INPUT below:

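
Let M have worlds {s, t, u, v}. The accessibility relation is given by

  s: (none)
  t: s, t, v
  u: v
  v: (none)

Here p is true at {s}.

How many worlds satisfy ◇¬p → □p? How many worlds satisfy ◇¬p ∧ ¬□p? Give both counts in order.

2 and 2

For ◇¬p → □p:
s: ◇¬p is F, □p is T. ✓
t: ◇¬p is T, □p is F. ✗
u: ◇¬p is T, □p is F. ✗
v: ◇¬p is F, □p is T. ✓
— 2 worlds.
For ◇¬p ∧ ¬□p:
s: ◇¬p is F, ¬□p is F. ✗
t: ◇¬p is T, ¬□p is T. ✓
u: ◇¬p is T, ¬□p is T. ✓
v: ◇¬p is F, ¬□p is F. ✗
— 2 worlds.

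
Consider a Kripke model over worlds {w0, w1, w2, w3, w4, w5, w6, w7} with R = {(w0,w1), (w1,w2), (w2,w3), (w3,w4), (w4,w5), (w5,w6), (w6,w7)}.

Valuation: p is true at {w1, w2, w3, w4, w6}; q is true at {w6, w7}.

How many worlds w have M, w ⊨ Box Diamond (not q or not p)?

w0: successors {w1}; Diamond (not q or not p) there: w1:T. ✓
w1: successors {w2}; Diamond (not q or not p) there: w2:T. ✓
w2: successors {w3}; Diamond (not q or not p) there: w3:T. ✓
w3: successors {w4}; Diamond (not q or not p) there: w4:T. ✓
w4: successors {w5}; Diamond (not q or not p) there: w5:F. ✗
w5: successors {w6}; Diamond (not q or not p) there: w6:T. ✓
w6: successors {w7}; Diamond (not q or not p) there: w7:F. ✗
w7: no successors, so Box Diamond (not q or not p) holds vacuously. ✓
Satisfying worlds: {w0, w1, w2, w3, w5, w7}.

6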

End of INPUT.

(AIM OF THE EXERCISE) Within the material above, extract exactly the lines that start at the line containing "Consider a Kripke" and stop after the line containing "Valuation: p is", and only those.

(SOLUTION TO THIS TASK)
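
Consider a Kripke model over worlds {w0, w1, w2, w3, w4, w5, w6, w7} with R = {(w0,w1), (w1,w2), (w2,w3), (w3,w4), (w4,w5), (w5,w6), (w6,w7)}.

Valuation: p is true at {w1, w2, w3, w4, w6}; q is true at {w6, w7}.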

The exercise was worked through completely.